From the entries below, return exactly the lines beginning at the one that contains "tapul becomes tapil" and ending at the one that contains "nepon becomes nonepon", both of them included, and only those lines.

(Items listed in a dataset)
#####

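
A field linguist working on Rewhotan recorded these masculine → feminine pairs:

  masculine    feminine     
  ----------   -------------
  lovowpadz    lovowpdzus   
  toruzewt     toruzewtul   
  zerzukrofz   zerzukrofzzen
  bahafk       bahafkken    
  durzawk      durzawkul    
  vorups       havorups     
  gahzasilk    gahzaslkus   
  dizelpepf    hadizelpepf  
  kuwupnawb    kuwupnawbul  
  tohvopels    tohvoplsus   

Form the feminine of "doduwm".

doduwmul

durzawk and bahafk both end in -k yet inflect differently (durzawkul, bahafkken), so the final letter is not what conditions the rule; the second-to-last letter is.
"doduwm" has second-to-last letter 'w'. The stems whose second-to-last letter is 'w' (kuwupnawb → kuwupnawbul, durzawk → durzawkul, toruzewt → toruzewtul) add -ul.
So doduwm → doduwmul.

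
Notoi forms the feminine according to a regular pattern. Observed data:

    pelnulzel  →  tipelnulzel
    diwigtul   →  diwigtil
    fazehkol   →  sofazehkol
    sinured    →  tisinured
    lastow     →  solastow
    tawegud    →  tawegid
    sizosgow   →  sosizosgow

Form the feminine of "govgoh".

sogovgoh

diwigtul and fazehkol both end in -l yet inflect differently (diwigtil, sofazehkol), so the final letter is not what conditions the rule; the last vowel is.
"govgoh" has last vowel 'o'. The stems whose last vowel is 'o' (fazehkol → sofazehkol, sizosgow → sosizosgow, lastow → solastow) add the prefix so-.
So govgoh → sogovgoh.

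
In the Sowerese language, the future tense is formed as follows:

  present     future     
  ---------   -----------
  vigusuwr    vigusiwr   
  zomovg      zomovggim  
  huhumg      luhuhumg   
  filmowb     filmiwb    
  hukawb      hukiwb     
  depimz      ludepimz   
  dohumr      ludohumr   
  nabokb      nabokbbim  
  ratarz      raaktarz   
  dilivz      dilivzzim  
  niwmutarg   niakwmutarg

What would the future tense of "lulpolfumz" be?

lululpolfumz

"lulpolfumz" has second-to-last letter 'm'. The stems whose second-to-last letter is 'm' (dohumr → ludohumr, huhumg → luhuhumg, depimz → ludepimz) add the prefix lu-.
The other patterns: stems whose second-to-last letter is 'w' change the last vowel to 'i'; stems whose second-to-last letter is 'r' insert -ak- after the first vowel; stems whose second-to-last letter is 'k' or 'v' double the final consonant and add -im.
So lulpolfumz → lululpolfumz.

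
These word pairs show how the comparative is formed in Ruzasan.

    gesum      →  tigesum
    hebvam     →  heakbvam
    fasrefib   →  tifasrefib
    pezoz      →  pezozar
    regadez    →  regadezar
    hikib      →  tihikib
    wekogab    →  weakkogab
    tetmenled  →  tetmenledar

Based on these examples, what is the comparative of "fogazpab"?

"fogazpab" has last vowel 'a'. The stems whose last vowel is 'a' (hebvam → heakbvam, wekogab → weakkogab) insert -ak- after the first vowel.
The other patterns: stems whose last vowel is 'i' or 'u' add the prefix ti-; stems whose last vowel is 'e' or 'o' add -ar.
So fogazpab → foakgazpab.

foakgazpab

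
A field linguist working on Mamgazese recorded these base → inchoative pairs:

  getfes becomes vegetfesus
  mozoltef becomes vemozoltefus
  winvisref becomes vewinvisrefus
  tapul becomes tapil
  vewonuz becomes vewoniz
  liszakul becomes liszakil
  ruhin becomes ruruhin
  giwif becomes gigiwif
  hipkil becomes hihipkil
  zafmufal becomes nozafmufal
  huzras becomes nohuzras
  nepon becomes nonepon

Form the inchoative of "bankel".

vebankelus

mozoltef and giwif both end in -f yet inflect differently (vemozoltefus, gigiwif), so the final letter is not what conditions the rule; the last vowel is.
"bankel" has last vowel 'e'. The stems whose last vowel is 'e' (getfes → vegetfesus, mozoltef → vemozoltefus, winvisref → vewinvisrefus) add ve- … -us around the stem.
The other patterns: stems whose last vowel is 'u' change the last vowel to 'i'; stems whose last vowel is 'i' repeat the first consonant+vowel as a prefix; stems whose last vowel is 'a' or 'o' add the prefix no-.
So bankel → vebankelus.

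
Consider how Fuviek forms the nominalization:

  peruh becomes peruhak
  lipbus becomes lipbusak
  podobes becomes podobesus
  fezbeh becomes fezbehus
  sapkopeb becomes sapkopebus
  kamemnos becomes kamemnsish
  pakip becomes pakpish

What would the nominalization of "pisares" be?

pisaresus

"pisares" has last vowel 'e'. The stems whose last vowel is 'e' (podobes → podobesus, fezbeh → fezbehus, sapkopeb → sapkopebus) add -us.
The other patterns: stems whose last vowel is 'u' add -ak; stems whose last vowel is 'i' or 'o' delete the last vowel and add -ish.
So pisares → pisaresus.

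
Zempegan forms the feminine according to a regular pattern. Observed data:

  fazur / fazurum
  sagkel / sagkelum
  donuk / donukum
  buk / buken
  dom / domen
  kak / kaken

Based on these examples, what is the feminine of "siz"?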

#####

ANSWER TO THIS EXERCISE
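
  tapul becomes tapil
  vewonuz becomes vewoniz
  liszakul becomes liszakil
  ruhin becomes ruruhin
  giwif becomes gigiwif
  hipkil becomes hihipkil
  zafmufal becomes nozafmufal
  huzras becomes nohuzras
  nepon becomes nonepon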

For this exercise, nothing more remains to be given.